— WHAT THIS TASK INVOLVES —
Reproduce each entry exactly.

— RECORDS PROVIDED —
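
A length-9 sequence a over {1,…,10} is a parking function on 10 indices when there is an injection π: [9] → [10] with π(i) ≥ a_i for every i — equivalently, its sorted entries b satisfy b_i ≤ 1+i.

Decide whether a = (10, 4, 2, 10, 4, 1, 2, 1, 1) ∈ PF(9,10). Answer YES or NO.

NO

Order a: b = (1, 1, 1, 2, 2, 4, 4, 10, 10).
  b_1=1 ≤ 2
  b_2=1 ≤ 3
  b_3=1 ≤ 4
  b_4=2 ≤ 5
  b_5=2 ≤ 6
  b_6=4 ≤ 7
  b_7=4 ≤ 8
  b_8=10 > 9
  fails at i=8 ⇒ NO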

— RESPONSE TO THIS EXERCISE —
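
A length-9 sequence a over {1,…,10} is a parking function on 10 indices when there is an injection π: [9] → [10] with π(i) ≥ a_i for every i — equivalently, its sorted entries b satisfy b_i ≤ 1+i.

Decide whether a = (10, 4, 2, 10, 4, 1, 2, 1, 1) ∈ PF(9,10). Answer YES or NO.

NO

Order a: b = (1, 1, 1, 2, 2, 4, 4, 10, 10).
  b_1=1 ≤ 2
  b_2=1 ≤ 3
  b_3=1 ≤ 4
  b_4=2 ≤ 5
  b_5=2 ≤ 6
  b_6=4 ≤ 7
  b_7=4 ≤ 8
  b_8=10 > 9
  fails at i=8 ⇒ NO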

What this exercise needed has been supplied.